■ YOUR GOAL
Copy nothing but the lines below running from the line containing "Iteratively Factor: d^2 - 4*d = (d - 4)*(d)" through the line containing "Iteratively Factor: r^5", both end lines included.

(Extracted records)
_ _ _

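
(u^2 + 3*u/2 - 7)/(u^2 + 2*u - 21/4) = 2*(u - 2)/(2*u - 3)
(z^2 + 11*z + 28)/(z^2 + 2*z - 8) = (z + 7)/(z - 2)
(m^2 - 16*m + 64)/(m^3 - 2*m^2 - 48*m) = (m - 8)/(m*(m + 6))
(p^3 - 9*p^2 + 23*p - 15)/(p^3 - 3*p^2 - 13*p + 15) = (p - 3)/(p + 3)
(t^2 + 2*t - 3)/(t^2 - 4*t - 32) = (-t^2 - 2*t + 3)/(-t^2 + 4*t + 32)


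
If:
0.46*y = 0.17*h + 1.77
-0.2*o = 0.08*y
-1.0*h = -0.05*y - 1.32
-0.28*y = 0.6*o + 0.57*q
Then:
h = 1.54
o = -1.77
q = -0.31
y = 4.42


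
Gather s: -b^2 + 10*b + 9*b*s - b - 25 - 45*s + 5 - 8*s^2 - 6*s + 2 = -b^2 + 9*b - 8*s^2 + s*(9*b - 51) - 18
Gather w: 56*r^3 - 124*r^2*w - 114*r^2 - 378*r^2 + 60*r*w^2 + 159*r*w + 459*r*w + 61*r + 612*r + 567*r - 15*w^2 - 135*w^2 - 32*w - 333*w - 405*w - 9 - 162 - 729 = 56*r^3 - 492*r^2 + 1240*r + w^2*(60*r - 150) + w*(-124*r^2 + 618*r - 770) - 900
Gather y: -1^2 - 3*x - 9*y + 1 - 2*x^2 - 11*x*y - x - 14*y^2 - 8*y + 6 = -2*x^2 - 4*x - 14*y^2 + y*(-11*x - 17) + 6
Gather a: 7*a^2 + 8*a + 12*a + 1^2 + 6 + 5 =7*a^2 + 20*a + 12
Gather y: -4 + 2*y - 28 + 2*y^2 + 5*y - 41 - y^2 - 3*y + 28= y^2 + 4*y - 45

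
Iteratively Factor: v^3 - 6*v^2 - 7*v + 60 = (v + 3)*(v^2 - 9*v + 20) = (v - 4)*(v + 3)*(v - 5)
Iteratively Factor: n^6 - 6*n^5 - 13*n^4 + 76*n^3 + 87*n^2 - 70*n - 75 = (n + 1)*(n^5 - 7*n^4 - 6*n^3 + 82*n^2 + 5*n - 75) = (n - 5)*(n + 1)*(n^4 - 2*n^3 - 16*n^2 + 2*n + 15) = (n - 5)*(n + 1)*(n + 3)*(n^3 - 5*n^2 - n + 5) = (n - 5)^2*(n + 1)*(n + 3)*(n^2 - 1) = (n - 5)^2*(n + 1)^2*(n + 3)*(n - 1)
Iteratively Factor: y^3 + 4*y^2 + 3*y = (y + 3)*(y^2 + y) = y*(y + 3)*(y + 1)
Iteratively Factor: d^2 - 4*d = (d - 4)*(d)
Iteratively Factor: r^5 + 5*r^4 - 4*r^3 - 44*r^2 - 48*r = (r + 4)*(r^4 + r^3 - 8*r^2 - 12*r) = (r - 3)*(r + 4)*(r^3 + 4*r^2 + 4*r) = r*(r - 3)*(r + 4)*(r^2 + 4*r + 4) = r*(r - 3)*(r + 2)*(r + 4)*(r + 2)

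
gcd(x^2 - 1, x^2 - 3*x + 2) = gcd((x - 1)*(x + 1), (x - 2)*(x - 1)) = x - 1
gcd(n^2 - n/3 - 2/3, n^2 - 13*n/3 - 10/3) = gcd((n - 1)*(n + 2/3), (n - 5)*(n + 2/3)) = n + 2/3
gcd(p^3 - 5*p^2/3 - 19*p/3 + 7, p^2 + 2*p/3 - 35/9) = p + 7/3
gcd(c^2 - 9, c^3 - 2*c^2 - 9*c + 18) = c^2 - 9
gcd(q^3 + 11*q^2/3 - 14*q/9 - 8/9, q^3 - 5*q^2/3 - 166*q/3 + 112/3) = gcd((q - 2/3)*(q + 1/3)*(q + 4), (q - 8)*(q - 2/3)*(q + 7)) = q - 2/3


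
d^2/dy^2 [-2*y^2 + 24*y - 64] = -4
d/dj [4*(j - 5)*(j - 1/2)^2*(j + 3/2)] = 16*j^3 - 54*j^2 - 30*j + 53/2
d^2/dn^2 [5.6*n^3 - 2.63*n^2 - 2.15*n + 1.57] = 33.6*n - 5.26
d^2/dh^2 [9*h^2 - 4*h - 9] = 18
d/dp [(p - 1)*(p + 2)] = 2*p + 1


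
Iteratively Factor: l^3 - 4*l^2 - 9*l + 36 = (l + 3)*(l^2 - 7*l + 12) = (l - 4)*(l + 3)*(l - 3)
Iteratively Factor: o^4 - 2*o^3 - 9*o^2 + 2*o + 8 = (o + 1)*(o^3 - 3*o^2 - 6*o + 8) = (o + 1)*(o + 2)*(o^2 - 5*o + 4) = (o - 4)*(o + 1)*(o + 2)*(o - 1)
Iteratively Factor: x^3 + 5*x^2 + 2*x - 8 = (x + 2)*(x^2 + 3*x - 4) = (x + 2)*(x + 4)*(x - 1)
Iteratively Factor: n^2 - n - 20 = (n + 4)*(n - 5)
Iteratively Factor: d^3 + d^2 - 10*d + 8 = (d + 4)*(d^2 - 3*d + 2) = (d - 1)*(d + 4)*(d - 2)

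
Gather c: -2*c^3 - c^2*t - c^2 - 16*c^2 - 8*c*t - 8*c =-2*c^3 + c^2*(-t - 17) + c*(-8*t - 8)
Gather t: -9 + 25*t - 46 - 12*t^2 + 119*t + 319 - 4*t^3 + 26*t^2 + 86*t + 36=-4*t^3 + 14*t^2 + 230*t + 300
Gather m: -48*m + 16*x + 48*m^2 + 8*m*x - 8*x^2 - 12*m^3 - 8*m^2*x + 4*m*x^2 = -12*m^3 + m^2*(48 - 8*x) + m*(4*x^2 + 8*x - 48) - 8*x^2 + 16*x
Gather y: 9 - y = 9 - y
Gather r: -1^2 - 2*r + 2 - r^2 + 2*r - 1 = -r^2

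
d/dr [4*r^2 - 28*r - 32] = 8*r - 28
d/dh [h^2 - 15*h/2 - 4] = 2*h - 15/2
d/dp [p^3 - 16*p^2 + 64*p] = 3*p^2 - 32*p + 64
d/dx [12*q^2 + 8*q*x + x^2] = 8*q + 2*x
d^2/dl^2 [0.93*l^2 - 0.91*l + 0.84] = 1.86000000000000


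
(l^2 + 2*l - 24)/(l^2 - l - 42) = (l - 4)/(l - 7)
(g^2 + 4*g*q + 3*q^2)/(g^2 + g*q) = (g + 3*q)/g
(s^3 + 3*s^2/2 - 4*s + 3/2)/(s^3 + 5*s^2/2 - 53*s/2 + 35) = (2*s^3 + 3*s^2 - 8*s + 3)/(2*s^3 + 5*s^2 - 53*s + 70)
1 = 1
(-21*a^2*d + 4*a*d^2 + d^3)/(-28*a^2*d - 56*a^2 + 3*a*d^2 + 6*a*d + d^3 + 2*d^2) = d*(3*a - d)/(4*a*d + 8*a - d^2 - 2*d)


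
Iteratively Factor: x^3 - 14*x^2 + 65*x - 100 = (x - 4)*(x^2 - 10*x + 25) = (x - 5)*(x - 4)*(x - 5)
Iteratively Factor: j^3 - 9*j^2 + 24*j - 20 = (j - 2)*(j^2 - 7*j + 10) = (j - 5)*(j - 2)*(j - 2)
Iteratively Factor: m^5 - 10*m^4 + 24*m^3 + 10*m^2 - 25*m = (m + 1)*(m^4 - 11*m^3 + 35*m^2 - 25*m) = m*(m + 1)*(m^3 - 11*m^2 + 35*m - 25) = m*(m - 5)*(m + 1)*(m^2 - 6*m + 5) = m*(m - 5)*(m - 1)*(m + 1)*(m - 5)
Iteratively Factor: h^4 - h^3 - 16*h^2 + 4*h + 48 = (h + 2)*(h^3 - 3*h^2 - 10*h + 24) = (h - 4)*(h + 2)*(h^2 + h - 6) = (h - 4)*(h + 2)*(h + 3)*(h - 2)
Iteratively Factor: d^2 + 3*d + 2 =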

_ _ _

■ EXERCISE OUTPUT
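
Iteratively Factor: d^2 - 4*d = (d - 4)*(d)
Iteratively Factor: r^5 + 5*r^4 - 4*r^3 - 44*r^2 - 48*r = (r + 4)*(r^4 + r^3 - 8*r^2 - 12*r) = (r - 3)*(r + 4)*(r^3 + 4*r^2 + 4*r) = r*(r - 3)*(r + 4)*(r^2 + 4*r + 4) = r*(r - 3)*(r + 2)*(r + 4)*(r + 2)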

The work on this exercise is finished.